Given records Start Marker

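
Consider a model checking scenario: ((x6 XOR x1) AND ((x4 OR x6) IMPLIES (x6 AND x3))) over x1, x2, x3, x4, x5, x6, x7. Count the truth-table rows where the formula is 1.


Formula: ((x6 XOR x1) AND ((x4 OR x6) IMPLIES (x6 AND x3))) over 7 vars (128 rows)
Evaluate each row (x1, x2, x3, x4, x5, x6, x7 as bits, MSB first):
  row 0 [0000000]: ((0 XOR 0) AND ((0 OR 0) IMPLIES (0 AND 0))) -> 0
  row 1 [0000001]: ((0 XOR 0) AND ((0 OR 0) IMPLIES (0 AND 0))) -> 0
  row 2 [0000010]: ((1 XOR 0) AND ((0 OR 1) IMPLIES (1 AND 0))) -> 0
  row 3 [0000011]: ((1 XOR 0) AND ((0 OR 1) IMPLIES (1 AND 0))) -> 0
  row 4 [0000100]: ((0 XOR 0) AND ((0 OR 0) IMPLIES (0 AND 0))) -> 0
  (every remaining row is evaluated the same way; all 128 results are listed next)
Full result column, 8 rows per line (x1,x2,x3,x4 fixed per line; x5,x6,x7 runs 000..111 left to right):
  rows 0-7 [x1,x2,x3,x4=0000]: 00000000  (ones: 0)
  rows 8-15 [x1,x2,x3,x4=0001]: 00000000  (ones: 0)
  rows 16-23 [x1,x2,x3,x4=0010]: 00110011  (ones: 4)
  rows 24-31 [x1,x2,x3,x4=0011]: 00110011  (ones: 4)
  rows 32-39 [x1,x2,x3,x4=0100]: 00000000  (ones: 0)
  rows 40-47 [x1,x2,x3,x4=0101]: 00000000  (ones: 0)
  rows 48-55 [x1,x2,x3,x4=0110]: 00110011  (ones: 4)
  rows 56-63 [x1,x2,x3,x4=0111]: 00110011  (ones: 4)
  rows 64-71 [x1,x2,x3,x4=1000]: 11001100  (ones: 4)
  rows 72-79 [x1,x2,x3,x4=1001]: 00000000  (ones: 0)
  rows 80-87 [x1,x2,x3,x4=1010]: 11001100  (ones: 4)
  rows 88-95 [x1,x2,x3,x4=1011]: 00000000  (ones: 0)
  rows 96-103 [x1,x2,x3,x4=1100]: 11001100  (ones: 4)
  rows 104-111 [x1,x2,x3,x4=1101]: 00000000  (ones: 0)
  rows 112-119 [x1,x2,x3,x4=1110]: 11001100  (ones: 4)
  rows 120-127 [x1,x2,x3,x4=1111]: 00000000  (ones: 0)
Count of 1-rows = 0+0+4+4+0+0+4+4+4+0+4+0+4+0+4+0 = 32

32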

Given records End Marker
Given records Start Marker

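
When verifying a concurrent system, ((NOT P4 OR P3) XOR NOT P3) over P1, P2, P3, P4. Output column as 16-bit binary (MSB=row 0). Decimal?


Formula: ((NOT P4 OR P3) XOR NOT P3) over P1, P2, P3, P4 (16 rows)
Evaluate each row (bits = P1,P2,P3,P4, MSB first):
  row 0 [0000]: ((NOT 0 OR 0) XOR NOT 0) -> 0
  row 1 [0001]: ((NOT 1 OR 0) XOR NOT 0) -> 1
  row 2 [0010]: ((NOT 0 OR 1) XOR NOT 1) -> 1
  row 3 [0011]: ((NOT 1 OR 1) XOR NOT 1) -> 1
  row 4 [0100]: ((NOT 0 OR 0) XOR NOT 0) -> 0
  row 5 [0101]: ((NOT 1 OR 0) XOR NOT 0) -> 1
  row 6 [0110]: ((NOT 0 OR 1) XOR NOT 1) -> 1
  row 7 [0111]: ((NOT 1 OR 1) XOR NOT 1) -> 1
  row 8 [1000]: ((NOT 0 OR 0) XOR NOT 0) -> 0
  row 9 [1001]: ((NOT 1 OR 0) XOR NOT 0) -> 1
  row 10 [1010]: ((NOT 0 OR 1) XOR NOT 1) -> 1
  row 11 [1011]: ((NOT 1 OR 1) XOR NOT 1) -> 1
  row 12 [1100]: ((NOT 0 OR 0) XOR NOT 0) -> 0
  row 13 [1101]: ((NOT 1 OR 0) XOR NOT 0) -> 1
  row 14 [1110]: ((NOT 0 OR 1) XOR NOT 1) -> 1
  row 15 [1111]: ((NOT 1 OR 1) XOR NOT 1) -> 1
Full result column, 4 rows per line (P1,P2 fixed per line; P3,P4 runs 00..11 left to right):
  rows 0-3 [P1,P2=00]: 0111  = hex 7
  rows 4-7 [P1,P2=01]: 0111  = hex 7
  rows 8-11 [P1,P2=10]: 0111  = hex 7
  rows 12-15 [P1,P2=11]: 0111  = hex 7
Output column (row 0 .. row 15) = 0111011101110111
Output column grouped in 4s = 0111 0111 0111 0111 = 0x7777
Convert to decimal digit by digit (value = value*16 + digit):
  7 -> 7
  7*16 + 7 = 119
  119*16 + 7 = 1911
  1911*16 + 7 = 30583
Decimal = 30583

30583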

Given records End Marker

▸ **Your task**
Which lines above include the word "Count"? Show each one.

▸ **Your response**
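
Consider a model checking scenario: ((x6 XOR x1) AND ((x4 OR x6) IMPLIES (x6 AND x3))) over x1, x2, x3, x4, x5, x6, x7. Count the truth-table rows where the formula is 1.
Count of 1-rows = 0+0+4+4+0+0+4+4+4+0+4+0+4+0+4+0 = 32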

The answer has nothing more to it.